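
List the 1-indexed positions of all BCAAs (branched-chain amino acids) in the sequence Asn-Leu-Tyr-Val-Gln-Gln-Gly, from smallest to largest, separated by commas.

2, 4

Valine (V), leucine (L), and isoleucine (I) are the branched-chain amino acids.
Matching residues: Leu2, Val4.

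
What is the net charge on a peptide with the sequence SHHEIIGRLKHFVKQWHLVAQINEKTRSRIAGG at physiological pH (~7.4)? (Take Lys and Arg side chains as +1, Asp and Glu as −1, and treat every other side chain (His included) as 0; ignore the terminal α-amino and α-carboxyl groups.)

Positive (K, R): R8, K10, K14, K25, R27, R29 → +6.
Negative (D, E): E4, E24 → −2.
Net charge = (+6) + (−2) = +4.

+4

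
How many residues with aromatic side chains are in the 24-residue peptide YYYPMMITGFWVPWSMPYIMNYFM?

Phenylalanine (F), tryptophan (W), and tyrosine (Y) have aromatic ring side chains.
Matching residues: Y1, Y2, Y3, F10, W11, W14, Y18, Y22, F23.

9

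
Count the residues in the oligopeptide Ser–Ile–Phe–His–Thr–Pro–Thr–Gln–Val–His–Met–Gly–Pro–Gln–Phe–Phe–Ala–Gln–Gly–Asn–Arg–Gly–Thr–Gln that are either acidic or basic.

3

Acidic: D, E. Basic: H, K, R.
Acidic residues here: none (0).
Basic residues here: His4, His10, Arg21 (3).
The two groups share no amino acid, so total = 0 + 3 = 3.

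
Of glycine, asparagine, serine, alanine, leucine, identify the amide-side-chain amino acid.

asparagine

Only N (asparagine) and Q (glutamine) carry a side-chain carboxamide.
Of the listed options, only asparagine belongs to this group.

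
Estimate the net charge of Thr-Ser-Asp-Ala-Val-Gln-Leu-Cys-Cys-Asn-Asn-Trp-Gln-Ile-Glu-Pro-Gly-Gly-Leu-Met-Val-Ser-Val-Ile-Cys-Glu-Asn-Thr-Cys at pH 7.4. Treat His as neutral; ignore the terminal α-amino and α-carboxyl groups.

-3

At pH ~7.4 the Lys and Arg side chains are protonated (+1), the Asp and Glu side chains are deprotonated (−1), and with His taken as neutral all other side chains carry no charge.
Positive (K, R): none → +0.
Negative (D, E): Asp3, Glu15, Glu26 → −3.
Net charge = (+0) + (−3) = −3.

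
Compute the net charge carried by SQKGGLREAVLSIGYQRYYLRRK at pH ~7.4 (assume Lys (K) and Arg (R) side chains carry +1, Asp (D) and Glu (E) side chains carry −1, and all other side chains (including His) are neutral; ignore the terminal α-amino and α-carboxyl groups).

+5

Positive (K, R): K3, R7, R17, R21, R22, K23 → +6.
Negative (D, E): E8 → −1.
Net charge = (+6) + (−1) = +5.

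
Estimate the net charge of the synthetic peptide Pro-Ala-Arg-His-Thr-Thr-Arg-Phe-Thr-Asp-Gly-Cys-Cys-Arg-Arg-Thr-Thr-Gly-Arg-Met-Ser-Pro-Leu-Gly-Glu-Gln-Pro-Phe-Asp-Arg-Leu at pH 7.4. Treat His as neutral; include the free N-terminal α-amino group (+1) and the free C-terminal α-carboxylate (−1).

+3

The side chains ionized at physiological pH are Lys/Arg (+1) and Asp/Glu (−1); with His treated as neutral, nothing else contributes.
Positive (K, R): Arg3, Arg7, Arg14, Arg15, Arg19, Arg30 → +6.
Negative (D, E): Asp10, Glu25, Asp29 → −3.
The N-terminus (+1) and C-terminus (−1) cancel.
Net charge = (+6) + (−3) = +3.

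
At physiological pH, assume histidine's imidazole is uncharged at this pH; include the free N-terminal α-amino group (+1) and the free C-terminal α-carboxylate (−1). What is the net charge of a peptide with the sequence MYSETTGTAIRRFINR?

The side chains ionized at physiological pH are Lys/Arg (+1) and Asp/Glu (−1); with His treated as neutral, nothing else contributes.
Positive (K, R): R11, R12, R16 → +3.
Negative (D, E): E4 → −1.
The N-terminus (+1) and C-terminus (−1) cancel.
Net charge = (+3) + (−1) = +2.

+2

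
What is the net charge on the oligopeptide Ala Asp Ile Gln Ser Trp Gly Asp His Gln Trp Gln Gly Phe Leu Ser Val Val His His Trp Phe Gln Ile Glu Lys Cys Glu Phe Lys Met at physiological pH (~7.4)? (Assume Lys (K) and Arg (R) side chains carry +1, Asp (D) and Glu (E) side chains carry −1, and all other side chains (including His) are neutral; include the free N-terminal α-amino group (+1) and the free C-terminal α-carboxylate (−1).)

-2

Positive (K, R): Lys26, Lys30 → +2.
Negative (D, E): Asp2, Asp8, Glu25, Glu28 → −4.
The N-terminus (+1) and C-terminus (−1) cancel.
Net charge = (+2) + (−4) = −2.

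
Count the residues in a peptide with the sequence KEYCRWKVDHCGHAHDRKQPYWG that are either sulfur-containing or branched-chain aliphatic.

3

Sulfur-containing: C, M. Branched-chain aliphatic: I, L, V.
Sulfur-containing residues here: C4, C11 (2).
Branched-chain aliphatic residues here: V8 (1).
The two groups share no amino acid, so total = 2 + 1 = 3.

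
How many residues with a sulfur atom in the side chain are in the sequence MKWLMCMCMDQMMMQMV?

The sulfur-bearing residues are cysteine (–SH) and methionine (–S–CH₃).
Matching residues: M1, M5, C6, M7, C8, M9, M12, M13, M14, M16.

10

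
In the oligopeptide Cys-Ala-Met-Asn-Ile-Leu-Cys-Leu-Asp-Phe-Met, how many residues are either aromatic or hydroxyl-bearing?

Aromatic: F, W, Y. Hydroxyl-bearing: S, T, Y.
Aromatic residues here: Phe10 (1).
Hydroxyl-bearing residues here: none (0).
(Y belongs to both groups, but none appear in this sequence.) Total = 1 + 0 = 1.

1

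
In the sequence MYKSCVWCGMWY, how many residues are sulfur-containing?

The sulfur-bearing residues are cysteine (–SH) and methionine (–S–CH₃).
Matching residues: M1, C5, C8, M10.

4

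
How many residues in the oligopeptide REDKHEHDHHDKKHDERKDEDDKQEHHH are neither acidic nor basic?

1

Acidic: D, E. Basic: K, R, H. All other residues are neither.
Matching residues: Q24.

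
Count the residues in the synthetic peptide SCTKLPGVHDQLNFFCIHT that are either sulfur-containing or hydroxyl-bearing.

Sulfur-containing: C, M. Hydroxyl-bearing: S, T, Y.
Sulfur-containing residues here: C2, C16 (2).
Hydroxyl-bearing residues here: S1, T3, T19 (3).
The two groups share no amino acid, so total = 2 + 3 = 5.

5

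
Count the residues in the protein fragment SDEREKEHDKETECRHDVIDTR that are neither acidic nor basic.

Acidic: D, E. Basic: K, R, H. All other residues are neither.
Matching residues: S1, T12, C14, V18, I19, T21.

6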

▸ **Brief**:
Copy exactly the line that contains "In the sequence MYKSCVWCGMWY, how" and every line after it through the end of the entries, with nothing added.

▸ **Solution**:
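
In the sequence MYKSCVWCGMWY, how many residues are sulfur-containing?

The sulfur-bearing residues are cysteine (–SH) and methionine (–S–CH₃).
Matching residues: M1, C5, C8, M10.

4

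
How many residues in the oligopeptide REDKHEHDHHDKKHDERKDEDDKQEHHH are neither acidic nor basic?

1

Acidic: D, E. Basic: K, R, H. All other residues are neither.
Matching residues: Q24.

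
Count the residues in the synthetic peptide SCTKLPGVHDQLNFFCIHT that are either sulfur-containing or hydroxyl-bearing.

Sulfur-containing: C, M. Hydroxyl-bearing: S, T, Y.
Sulfur-containing residues here: C2, C16 (2).
Hydroxyl-bearing residues here: S1, T3, T19 (3).
The two groups share no amino acid, so total = 2 + 3 = 5.

5

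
Count the residues in the protein fragment SDEREKEHDKETECRHDVIDTR that are neither acidic nor basic.

Acidic: D, E. Basic: K, R, H. All other residues are neither.
Matching residues: S1, T12, C14, V18, I19, T21.

6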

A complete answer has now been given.